## ASSIGNED TASK:
The response must contain every line below in which "following" appears.
##########
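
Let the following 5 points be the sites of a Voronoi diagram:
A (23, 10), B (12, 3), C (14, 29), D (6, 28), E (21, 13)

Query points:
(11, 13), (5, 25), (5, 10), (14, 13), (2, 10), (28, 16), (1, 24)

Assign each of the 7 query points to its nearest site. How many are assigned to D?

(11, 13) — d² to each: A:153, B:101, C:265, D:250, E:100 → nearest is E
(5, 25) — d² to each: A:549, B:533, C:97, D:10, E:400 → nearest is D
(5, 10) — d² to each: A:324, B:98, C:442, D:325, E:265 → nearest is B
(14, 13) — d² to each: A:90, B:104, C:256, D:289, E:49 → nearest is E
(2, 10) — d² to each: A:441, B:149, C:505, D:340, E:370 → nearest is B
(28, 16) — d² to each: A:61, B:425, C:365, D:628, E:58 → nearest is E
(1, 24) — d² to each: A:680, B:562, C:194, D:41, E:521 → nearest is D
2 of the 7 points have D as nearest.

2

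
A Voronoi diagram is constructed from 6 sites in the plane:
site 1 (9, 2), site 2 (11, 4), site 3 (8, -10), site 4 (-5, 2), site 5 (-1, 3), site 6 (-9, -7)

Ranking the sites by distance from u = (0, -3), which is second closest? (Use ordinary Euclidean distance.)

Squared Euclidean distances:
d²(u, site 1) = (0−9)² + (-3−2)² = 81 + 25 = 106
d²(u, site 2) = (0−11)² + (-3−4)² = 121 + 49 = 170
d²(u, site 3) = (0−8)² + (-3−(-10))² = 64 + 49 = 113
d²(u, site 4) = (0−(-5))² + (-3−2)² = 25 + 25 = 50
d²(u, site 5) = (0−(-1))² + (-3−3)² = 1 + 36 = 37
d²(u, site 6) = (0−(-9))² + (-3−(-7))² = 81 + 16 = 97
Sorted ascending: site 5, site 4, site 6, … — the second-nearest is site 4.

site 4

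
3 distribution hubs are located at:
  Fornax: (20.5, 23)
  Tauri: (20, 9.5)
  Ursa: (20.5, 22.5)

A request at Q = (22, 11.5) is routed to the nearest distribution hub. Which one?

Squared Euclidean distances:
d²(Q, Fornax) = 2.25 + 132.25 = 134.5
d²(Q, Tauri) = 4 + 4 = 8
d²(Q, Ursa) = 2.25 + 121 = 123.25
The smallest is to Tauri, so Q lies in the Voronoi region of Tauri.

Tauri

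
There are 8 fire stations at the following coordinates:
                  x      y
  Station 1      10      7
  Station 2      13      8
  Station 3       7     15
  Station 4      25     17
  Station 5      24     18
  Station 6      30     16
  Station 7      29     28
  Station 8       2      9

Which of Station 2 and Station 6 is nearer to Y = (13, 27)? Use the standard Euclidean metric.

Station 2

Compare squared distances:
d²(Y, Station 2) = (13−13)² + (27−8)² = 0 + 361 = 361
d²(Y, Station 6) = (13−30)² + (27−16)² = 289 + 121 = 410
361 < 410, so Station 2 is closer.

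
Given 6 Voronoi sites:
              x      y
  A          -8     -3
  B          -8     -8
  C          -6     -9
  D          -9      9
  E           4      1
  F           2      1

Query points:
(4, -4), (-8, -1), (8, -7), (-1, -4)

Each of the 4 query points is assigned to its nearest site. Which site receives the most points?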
##########
## TASK RESULT:
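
Let the following 5 points be the sites of a Voronoi diagram:
There are 8 fire stations at the following coordinates: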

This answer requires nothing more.